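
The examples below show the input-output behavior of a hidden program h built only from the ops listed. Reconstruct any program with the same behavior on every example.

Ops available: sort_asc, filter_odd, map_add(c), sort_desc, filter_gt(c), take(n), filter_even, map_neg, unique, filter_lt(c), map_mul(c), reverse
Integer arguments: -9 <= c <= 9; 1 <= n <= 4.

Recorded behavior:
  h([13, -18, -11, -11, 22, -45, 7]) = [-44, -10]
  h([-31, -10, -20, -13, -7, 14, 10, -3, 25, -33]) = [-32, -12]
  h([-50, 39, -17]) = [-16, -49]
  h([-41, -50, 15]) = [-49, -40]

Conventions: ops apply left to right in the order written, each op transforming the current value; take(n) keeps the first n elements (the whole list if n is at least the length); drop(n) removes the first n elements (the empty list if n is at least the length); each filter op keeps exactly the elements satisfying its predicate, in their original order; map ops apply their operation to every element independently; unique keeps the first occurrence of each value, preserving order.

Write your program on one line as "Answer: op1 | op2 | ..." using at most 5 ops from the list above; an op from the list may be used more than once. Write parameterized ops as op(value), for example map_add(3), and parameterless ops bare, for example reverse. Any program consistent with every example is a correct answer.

filter_lt(-7) | unique | map_add(1) | reverse | take(2)

Check, running the answer program on each example:
  [13, -18, -11, -11, 22, -45, 7] -> [-18, -11, -11, -45] -> [-18, -11, -45] -> [-17, -10, -44] -> [-44, -10, -17] -> [-44, -10]
  [-31, -10, -20, -13, -7, 14, 10, -3, 25, -33] -> [-31, -10, -20, -13, -33] -> [-31, -10, -20, -13, -33] -> [-30, -9, -19, -12, -32] -> [-32, -12, -19, -9, -30] -> [-32, -12]
  [-50, 39, -17] -> [-50, -17] -> [-50, -17] -> [-49, -16] -> [-16, -49] -> [-16, -49]
  [-41, -50, 15] -> [-41, -50] -> [-41, -50] -> [-40, -49] -> [-49, -40] -> [-49, -40]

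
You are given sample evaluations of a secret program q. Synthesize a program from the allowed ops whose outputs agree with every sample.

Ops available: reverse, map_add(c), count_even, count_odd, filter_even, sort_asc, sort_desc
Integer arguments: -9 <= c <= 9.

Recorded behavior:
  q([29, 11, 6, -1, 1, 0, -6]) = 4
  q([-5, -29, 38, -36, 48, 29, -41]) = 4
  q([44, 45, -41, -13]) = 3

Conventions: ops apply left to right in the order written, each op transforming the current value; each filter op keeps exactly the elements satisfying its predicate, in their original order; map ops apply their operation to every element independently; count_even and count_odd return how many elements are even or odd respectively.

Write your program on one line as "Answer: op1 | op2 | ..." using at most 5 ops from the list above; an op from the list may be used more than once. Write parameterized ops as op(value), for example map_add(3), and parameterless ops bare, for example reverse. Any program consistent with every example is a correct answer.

map_add(-3) | filter_even | sort_desc | reverse | count_even

Check, running the answer program on each example:
  [29, 11, 6, -1, 1, 0, -6] -> [26, 8, 3, -4, -2, -3, -9] -> [26, 8, -4, -2] -> [26, 8, -2, -4] -> [-4, -2, 8, 26] -> 4
  [-5, -29, 38, -36, 48, 29, -41] -> [-8, -32, 35, -39, 45, 26, -44] -> [-8, -32, 26, -44] -> [26, -8, -32, -44] -> [-44, -32, -8, 26] -> 4
  [44, 45, -41, -13] -> [41, 42, -44, -16] -> [42, -44, -16] -> [42, -16, -44] -> [-44, -16, 42] -> 3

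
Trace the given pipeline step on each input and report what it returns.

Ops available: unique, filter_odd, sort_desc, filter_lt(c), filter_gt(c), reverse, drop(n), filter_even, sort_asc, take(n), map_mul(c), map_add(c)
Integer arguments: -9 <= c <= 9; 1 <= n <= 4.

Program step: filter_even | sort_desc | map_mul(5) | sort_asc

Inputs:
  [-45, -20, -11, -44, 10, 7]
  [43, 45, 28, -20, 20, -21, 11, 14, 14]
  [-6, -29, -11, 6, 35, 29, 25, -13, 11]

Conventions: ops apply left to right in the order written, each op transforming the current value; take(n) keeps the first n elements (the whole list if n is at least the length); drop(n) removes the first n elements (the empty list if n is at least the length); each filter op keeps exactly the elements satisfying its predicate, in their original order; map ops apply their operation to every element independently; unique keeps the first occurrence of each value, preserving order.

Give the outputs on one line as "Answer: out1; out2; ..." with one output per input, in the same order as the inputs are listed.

[-220, -100, 50]; [-100, 70, 70, 100, 140]; [-30, 30]

Execution, op by op:
  [-45, -20, -11, -44, 10, 7] -> [-20, -44, 10] -> [10, -20, -44] -> [50, -100, -220] -> [-220, -100, 50]
  [43, 45, 28, -20, 20, -21, 11, 14, 14] -> [28, -20, 20, 14, 14] -> [28, 20, 14, 14, -20] -> [140, 100, 70, 70, -100] -> [-100, 70, 70, 100, 140]
  [-6, -29, -11, 6, 35, 29, 25, -13, 11] -> [-6, 6] -> [6, -6] -> [30, -30] -> [-30, 30]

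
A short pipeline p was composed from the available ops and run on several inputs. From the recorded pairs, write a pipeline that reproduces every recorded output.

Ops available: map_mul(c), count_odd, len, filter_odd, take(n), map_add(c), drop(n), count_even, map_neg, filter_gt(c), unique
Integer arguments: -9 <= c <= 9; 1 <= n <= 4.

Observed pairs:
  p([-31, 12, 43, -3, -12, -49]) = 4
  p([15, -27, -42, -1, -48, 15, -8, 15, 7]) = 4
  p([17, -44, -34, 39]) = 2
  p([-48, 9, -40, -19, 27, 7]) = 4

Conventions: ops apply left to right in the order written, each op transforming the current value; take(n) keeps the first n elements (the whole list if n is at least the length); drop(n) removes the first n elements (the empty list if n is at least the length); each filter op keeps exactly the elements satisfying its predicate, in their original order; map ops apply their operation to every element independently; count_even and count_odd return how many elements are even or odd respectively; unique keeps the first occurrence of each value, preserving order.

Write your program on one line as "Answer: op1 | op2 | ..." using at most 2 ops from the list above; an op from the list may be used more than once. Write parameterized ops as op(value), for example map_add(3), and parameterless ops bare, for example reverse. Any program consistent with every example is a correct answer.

unique | count_odd

Check, running the answer program on each example:
  [-31, 12, 43, -3, -12, -49] -> [-31, 12, 43, -3, -12, -49] -> 4
  [15, -27, -42, -1, -48, 15, -8, 15, 7] -> [15, -27, -42, -1, -48, -8, 7] -> 4
  [17, -44, -34, 39] -> [17, -44, -34, 39] -> 2
  [-48, 9, -40, -19, 27, 7] -> [-48, 9, -40, -19, 27, 7] -> 4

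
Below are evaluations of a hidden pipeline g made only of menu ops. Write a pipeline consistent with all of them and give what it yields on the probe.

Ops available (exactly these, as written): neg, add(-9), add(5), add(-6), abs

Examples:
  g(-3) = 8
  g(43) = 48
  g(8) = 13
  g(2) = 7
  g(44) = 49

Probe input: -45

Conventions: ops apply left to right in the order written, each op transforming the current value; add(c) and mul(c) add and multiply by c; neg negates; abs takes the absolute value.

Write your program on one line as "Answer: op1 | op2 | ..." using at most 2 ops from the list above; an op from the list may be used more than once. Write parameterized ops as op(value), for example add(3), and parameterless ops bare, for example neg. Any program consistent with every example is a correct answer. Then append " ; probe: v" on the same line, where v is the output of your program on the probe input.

abs | add(5) ; probe: 50

Check, running the answer program on each example:
  -3 -> 3 -> 8
  43 -> 43 -> 48
  8 -> 8 -> 13
  2 -> 2 -> 7
  44 -> 44 -> 49
  probe: -45 -> 45 -> 50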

==*==

Every entry above should come back exactly as written.

• _SOLUTION TO THIS TASK_
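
The examples below show the input-output behavior of a hidden program h built only from the ops listed. Reconstruct any program with the same behavior on every example.

Ops available: sort_asc, filter_odd, map_add(c), sort_desc, filter_gt(c), take(n), filter_even, map_neg, unique, filter_lt(c), map_mul(c), reverse
Integer arguments: -9 <= c <= 9; 1 <= n <= 4.

Recorded behavior:
  h([13, -18, -11, -11, 22, -45, 7]) = [-44, -10]
  h([-31, -10, -20, -13, -7, 14, 10, -3, 25, -33]) = [-32, -12]
  h([-50, 39, -17]) = [-16, -49]
  h([-41, -50, 15]) = [-49, -40]

Conventions: ops apply left to right in the order written, each op transforming the current value; take(n) keeps the first n elements (the whole list if n is at least the length); drop(n) removes the first n elements (the empty list if n is at least the length); each filter op keeps exactly the elements satisfying its predicate, in their original order; map ops apply their operation to every element independently; unique keeps the first occurrence of each value, preserving order.

Write your program on one line as "Answer: op1 | op2 | ..." using at most 5 ops from the list above; an op from the list may be used more than once. Write parameterized ops as op(value), for example map_add(3), and parameterless ops bare, for example reverse. Any program consistent with every example is a correct answer.

filter_lt(-7) | unique | map_add(1) | reverse | take(2)

Check, running the answer program on each example:
  [13, -18, -11, -11, 22, -45, 7] -> [-18, -11, -11, -45] -> [-18, -11, -45] -> [-17, -10, -44] -> [-44, -10, -17] -> [-44, -10]
  [-31, -10, -20, -13, -7, 14, 10, -3, 25, -33] -> [-31, -10, -20, -13, -33] -> [-31, -10, -20, -13, -33] -> [-30, -9, -19, -12, -32] -> [-32, -12, -19, -9, -30] -> [-32, -12]
  [-50, 39, -17] -> [-50, -17] -> [-50, -17] -> [-49, -16] -> [-16, -49] -> [-16, -49]
  [-41, -50, 15] -> [-41, -50] -> [-41, -50] -> [-40, -49] -> [-49, -40] -> [-49, -40]

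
You are given sample evaluations of a secret program q. Synthesize a program from the allowed ops whose outputs agree with every sample.

Ops available: reverse, map_add(c), count_even, count_odd, filter_even, sort_asc, sort_desc
Integer arguments: -9 <= c <= 9.

Recorded behavior:
  q([29, 11, 6, -1, 1, 0, -6]) = 4
  q([-5, -29, 38, -36, 48, 29, -41]) = 4
  q([44, 45, -41, -13]) = 3

Conventions: ops apply left to right in the order written, each op transforming the current value; each filter op keeps exactly the elements satisfying its predicate, in their original order; map ops apply their operation to every element independently; count_even and count_odd return how many elements are even or odd respectively.

Write your program on one line as "Answer: op1 | op2 | ..." using at most 5 ops from the list above; an op from the list may be used more than once. Write parameterized ops as op(value), for example map_add(3), and parameterless ops bare, for example reverse. Any program consistent with every example is a correct answer.

map_add(-3) | filter_even | sort_desc | reverse | count_even

Check, running the answer program on each example:
  [29, 11, 6, -1, 1, 0, -6] -> [26, 8, 3, -4, -2, -3, -9] -> [26, 8, -4, -2] -> [26, 8, -2, -4] -> [-4, -2, 8, 26] -> 4
  [-5, -29, 38, -36, 48, 29, -41] -> [-8, -32, 35, -39, 45, 26, -44] -> [-8, -32, 26, -44] -> [26, -8, -32, -44] -> [-44, -32, -8, 26] -> 4
  [44, 45, -41, -13] -> [41, 42, -44, -16] -> [42, -44, -16] -> [42, -16, -44] -> [-44, -16, 42] -> 3

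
Trace the given pipeline step on each input and report what it returns.

Ops available: unique, filter_odd, sort_desc, filter_lt(c), filter_gt(c), reverse, drop(n), filter_even, sort_asc, take(n), map_mul(c), map_add(c)
Integer arguments: -9 <= c <= 9; 1 <= n <= 4.

Program step: filter_even | sort_desc | map_mul(5) | sort_asc

Inputs:
  [-45, -20, -11, -44, 10, 7]
  [43, 45, 28, -20, 20, -21, 11, 14, 14]
  [-6, -29, -11, 6, 35, 29, 25, -13, 11]

Conventions: ops apply left to right in the order written, each op transforming the current value; take(n) keeps the first n elements (the whole list if n is at least the length); drop(n) removes the first n elements (the empty list if n is at least the length); each filter op keeps exactly the elements satisfying its predicate, in their original order; map ops apply their operation to every element independently; unique keeps the first occurrence of each value, preserving order.

Give the outputs on one line as "Answer: out1; out2; ..." with one output per input, in the same order as the inputs are listed.

[-220, -100, 50]; [-100, 70, 70, 100, 140]; [-30, 30]

Execution, op by op:
  [-45, -20, -11, -44, 10, 7] -> [-20, -44, 10] -> [10, -20, -44] -> [50, -100, -220] -> [-220, -100, 50]
  [43, 45, 28, -20, 20, -21, 11, 14, 14] -> [28, -20, 20, 14, 14] -> [28, 20, 14, 14, -20] -> [140, 100, 70, 70, -100] -> [-100, 70, 70, 100, 140]
  [-6, -29, -11, 6, 35, 29, 25, -13, 11] -> [-6, 6] -> [6, -6] -> [30, -30] -> [-30, 30]

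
A short pipeline p was composed from the available ops and run on several inputs. From the recorded pairs, write a pipeline that reproduces every recorded output.

Ops available: map_mul(c), count_odd, len, filter_odd, take(n), map_add(c), drop(n), count_even, map_neg, filter_gt(c), unique
Integer arguments: -9 <= c <= 9; 1 <= n <= 4.

Observed pairs:
  p([-31, 12, 43, -3, -12, -49]) = 4
  p([15, -27, -42, -1, -48, 15, -8, 15, 7]) = 4
  p([17, -44, -34, 39]) = 2
  p([-48, 9, -40, -19, 27, 7]) = 4

Conventions: ops apply left to right in the order written, each op transforming the current value; take(n) keeps the first n elements (the whole list if n is at least the length); drop(n) removes the first n elements (the empty list if n is at least the length); each filter op keeps exactly the elements satisfying its predicate, in their original order; map ops apply their operation to every element independently; count_even and count_odd return how many elements are even or odd respectively; unique keeps the first occurrence of each value, preserving order.

Write your program on one line as "Answer: op1 | op2 | ..." using at most 2 ops from the list above; an op from the list may be used more than once. Write parameterized ops as op(value), for example map_add(3), and parameterless ops bare, for example reverse. Any program consistent with every example is a correct answer.

unique | count_odd

Check, running the answer program on each example:
  [-31, 12, 43, -3, -12, -49] -> [-31, 12, 43, -3, -12, -49] -> 4
  [15, -27, -42, -1, -48, 15, -8, 15, 7] -> [15, -27, -42, -1, -48, -8, 7] -> 4
  [17, -44, -34, 39] -> [17, -44, -34, 39] -> 2
  [-48, 9, -40, -19, 27, 7] -> [-48, 9, -40, -19, 27, 7] -> 4

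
Below are evaluations of a hidden pipeline g made only of menu ops. Write a pipeline consistent with all of them and give what it yields on the probe.

Ops available (exactly these, as written): neg, add(-9), add(5), add(-6), abs

Examples:
  g(-3) = 8
  g(43) = 48
  g(8) = 13
  g(2) = 7
  g(44) = 49

Probe input: -45

Conventions: ops apply left to right in the order written, each op transforming the current value; add(c) and mul(c) add and multiply by c; neg negates; abs takes the absolute value.

Write your program on one line as "Answer: op1 | op2 | ..." using at most 2 ops from the list above; an op from the list may be used more than once. Write parameterized ops as op(value), for example add(3), and parameterless ops bare, for example neg. Any program consistent with every example is a correct answer. Then append " ; probe: v" on the same line, where v is the output of your program on the probe input.

abs | add(5) ; probe: 50

Check, running the answer program on each example:
  -3 -> 3 -> 8
  43 -> 43 -> 48
  8 -> 8 -> 13
  2 -> 2 -> 7
  44 -> 44 -> 49
  probe: -45 -> 45 -> 50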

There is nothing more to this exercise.